§ YOUR OBJECTIVE
Please copy the listing below in its entirety, without alteration.
■ ■ ■ ■ ■ ■ ■
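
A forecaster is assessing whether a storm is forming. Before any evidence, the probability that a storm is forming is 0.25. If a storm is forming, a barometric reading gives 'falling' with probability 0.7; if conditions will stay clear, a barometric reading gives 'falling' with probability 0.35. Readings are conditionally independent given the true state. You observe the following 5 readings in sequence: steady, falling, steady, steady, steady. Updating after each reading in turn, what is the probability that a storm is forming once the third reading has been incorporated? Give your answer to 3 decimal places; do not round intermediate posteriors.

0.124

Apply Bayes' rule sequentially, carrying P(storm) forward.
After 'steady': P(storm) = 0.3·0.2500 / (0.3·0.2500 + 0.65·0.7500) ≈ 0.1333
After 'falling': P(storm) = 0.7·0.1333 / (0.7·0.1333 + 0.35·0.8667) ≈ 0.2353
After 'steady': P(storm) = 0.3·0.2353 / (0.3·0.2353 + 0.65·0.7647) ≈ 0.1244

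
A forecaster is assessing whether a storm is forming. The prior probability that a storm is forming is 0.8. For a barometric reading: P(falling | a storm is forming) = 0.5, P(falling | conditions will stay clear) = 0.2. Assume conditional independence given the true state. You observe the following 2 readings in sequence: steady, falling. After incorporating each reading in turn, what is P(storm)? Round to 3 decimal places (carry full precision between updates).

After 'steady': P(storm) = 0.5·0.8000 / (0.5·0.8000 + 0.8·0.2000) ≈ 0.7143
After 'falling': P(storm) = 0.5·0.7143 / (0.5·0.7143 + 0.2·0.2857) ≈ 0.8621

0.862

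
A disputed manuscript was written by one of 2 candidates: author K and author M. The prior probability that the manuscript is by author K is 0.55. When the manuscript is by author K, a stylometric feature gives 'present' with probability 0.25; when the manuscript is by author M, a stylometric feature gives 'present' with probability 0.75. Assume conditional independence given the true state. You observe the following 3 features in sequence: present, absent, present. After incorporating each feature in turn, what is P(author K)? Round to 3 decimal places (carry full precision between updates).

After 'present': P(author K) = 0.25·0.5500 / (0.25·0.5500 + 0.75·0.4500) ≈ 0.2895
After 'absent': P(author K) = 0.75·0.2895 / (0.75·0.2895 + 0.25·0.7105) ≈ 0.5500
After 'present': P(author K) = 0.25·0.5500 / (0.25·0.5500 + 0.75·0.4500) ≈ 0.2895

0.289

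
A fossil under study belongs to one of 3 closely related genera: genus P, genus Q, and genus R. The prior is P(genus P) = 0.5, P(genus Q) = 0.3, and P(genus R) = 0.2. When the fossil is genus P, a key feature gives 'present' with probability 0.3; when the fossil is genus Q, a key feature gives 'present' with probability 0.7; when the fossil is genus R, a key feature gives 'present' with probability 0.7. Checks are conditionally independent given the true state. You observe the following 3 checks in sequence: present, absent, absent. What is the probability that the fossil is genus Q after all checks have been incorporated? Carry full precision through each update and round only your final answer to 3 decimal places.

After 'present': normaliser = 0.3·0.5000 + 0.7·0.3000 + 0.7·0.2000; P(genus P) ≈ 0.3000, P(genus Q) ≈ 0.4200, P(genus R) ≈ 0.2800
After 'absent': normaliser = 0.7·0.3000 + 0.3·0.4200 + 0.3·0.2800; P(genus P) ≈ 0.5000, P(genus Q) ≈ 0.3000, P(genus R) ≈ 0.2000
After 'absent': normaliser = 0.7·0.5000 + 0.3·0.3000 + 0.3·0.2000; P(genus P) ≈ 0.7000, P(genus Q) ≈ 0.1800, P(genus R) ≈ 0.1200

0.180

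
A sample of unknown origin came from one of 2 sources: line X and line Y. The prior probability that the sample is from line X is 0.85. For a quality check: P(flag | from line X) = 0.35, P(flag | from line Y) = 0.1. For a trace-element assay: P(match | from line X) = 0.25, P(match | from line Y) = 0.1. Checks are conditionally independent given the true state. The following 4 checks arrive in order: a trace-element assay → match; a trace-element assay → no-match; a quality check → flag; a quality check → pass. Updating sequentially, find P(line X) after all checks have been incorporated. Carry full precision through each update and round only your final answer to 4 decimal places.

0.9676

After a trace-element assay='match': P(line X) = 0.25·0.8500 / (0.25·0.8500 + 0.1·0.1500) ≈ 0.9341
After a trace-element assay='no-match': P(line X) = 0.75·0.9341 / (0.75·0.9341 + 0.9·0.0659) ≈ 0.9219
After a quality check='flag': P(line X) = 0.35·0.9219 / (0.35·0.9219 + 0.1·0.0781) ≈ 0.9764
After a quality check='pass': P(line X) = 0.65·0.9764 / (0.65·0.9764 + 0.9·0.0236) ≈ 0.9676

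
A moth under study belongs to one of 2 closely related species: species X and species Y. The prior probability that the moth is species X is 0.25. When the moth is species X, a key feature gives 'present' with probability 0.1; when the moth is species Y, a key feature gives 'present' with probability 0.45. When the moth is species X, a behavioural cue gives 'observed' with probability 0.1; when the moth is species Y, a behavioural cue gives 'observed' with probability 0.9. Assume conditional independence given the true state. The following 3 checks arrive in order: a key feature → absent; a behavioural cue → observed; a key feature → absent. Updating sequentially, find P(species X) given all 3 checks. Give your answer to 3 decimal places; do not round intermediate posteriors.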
■ ■ ■ ■ ■ ■ ■
§ RESPONSE FOR THIS EXERCISE
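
A forecaster is assessing whether a storm is forming. Before any evidence, the probability that a storm is forming is 0.25. If a storm is forming, a barometric reading gives 'falling' with probability 0.7; if conditions will stay clear, a barometric reading gives 'falling' with probability 0.35. Readings are conditionally independent given the true state. You observe the following 5 readings in sequence: steady, falling, steady, steady, steady. Updating after each reading in turn, what is the probability that a storm is forming once the third reading has been incorporated? Give your answer to 3 decimal places; do not round intermediate posteriors.

0.124

Apply Bayes' rule sequentially, carrying P(storm) forward.
After 'steady': P(storm) = 0.3·0.2500 / (0.3·0.2500 + 0.65·0.7500) ≈ 0.1333
After 'falling': P(storm) = 0.7·0.1333 / (0.7·0.1333 + 0.35·0.8667) ≈ 0.2353
After 'steady': P(storm) = 0.3·0.2353 / (0.3·0.2353 + 0.65·0.7647) ≈ 0.1244

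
A forecaster is assessing whether a storm is forming. The prior probability that a storm is forming is 0.8. For a barometric reading: P(falling | a storm is forming) = 0.5, P(falling | conditions will stay clear) = 0.2. Assume conditional independence given the true state. You observe the following 2 readings in sequence: steady, falling. After incorporating each reading in turn, what is P(storm)? Round to 3 decimal places (carry full precision between updates).

After 'steady': P(storm) = 0.5·0.8000 / (0.5·0.8000 + 0.8·0.2000) ≈ 0.7143
After 'falling': P(storm) = 0.5·0.7143 / (0.5·0.7143 + 0.2·0.2857) ≈ 0.8621

0.862

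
A disputed manuscript was written by one of 2 candidates: author K and author M. The prior probability that the manuscript is by author K is 0.55. When the manuscript is by author K, a stylometric feature gives 'present' with probability 0.25; when the manuscript is by author M, a stylometric feature gives 'present' with probability 0.75. Assume conditional independence given the true state. You observe the following 3 features in sequence: present, absent, present. After incorporating each feature in turn, what is P(author K)? Round to 3 decimal places (carry full precision between updates).

After 'present': P(author K) = 0.25·0.5500 / (0.25·0.5500 + 0.75·0.4500) ≈ 0.2895
After 'absent': P(author K) = 0.75·0.2895 / (0.75·0.2895 + 0.25·0.7105) ≈ 0.5500
After 'present': P(author K) = 0.25·0.5500 / (0.25·0.5500 + 0.75·0.4500) ≈ 0.2895

0.289

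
A fossil under study belongs to one of 3 closely related genera: genus P, genus Q, and genus R. The prior is P(genus P) = 0.5, P(genus Q) = 0.3, and P(genus R) = 0.2. When the fossil is genus P, a key feature gives 'present' with probability 0.3; when the fossil is genus Q, a key feature gives 'present' with probability 0.7; when the fossil is genus R, a key feature gives 'present' with probability 0.7. Checks are conditionally independent given the true state. You observe the following 3 checks in sequence: present, absent, absent. What is the probability that the fossil is genus Q after all checks have been incorporated? Carry full precision through each update and round only your final answer to 3 decimal places.

After 'present': normaliser = 0.3·0.5000 + 0.7·0.3000 + 0.7·0.2000; P(genus P) ≈ 0.3000, P(genus Q) ≈ 0.4200, P(genus R) ≈ 0.2800
After 'absent': normaliser = 0.7·0.3000 + 0.3·0.4200 + 0.3·0.2800; P(genus P) ≈ 0.5000, P(genus Q) ≈ 0.3000, P(genus R) ≈ 0.2000
After 'absent': normaliser = 0.7·0.5000 + 0.3·0.3000 + 0.3·0.2000; P(genus P) ≈ 0.7000, P(genus Q) ≈ 0.1800, P(genus R) ≈ 0.1200

0.180

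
A sample of unknown origin came from one of 2 sources: line X and line Y. The prior probability that the sample is from line X is 0.85. For a quality check: P(flag | from line X) = 0.35, P(flag | from line Y) = 0.1. For a trace-element assay: P(match | from line X) = 0.25, P(match | from line Y) = 0.1. Checks are conditionally independent given the true state. The following 4 checks arrive in order: a trace-element assay → match; a trace-element assay → no-match; a quality check → flag; a quality check → pass. Updating sequentially, find P(line X) after all checks have been incorporated. Carry full precision through each update and round only your final answer to 4 decimal places.

0.9676

After a trace-element assay='match': P(line X) = 0.25·0.8500 / (0.25·0.8500 + 0.1·0.1500) ≈ 0.9341
After a trace-element assay='no-match': P(line X) = 0.75·0.9341 / (0.75·0.9341 + 0.9·0.0659) ≈ 0.9219
After a quality check='flag': P(line X) = 0.35·0.9219 / (0.35·0.9219 + 0.1·0.0781) ≈ 0.9764
After a quality check='pass': P(line X) = 0.65·0.9764 / (0.65·0.9764 + 0.9·0.0236) ≈ 0.9676

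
A moth under study belongs to one of 2 closely related species: species X and species Y. The prior probability that the moth is species X is 0.25. When the moth is species X, a key feature gives 'present' with probability 0.1; when the moth is species Y, a key feature gives 'present' with probability 0.45. When the moth is species X, a behavioural cue gives 'observed' with probability 0.1; when the moth is species Y, a behavioural cue gives 'observed' with probability 0.9. Assume conditional independence given the true state. The following 3 checks arrive in order: a key feature → absent; a behavioural cue → observed; a key feature → absent. Updating sequentially, find P(species X) given all 3 checks. Give your answer to 3 decimal places; do not round intermediate posteriors.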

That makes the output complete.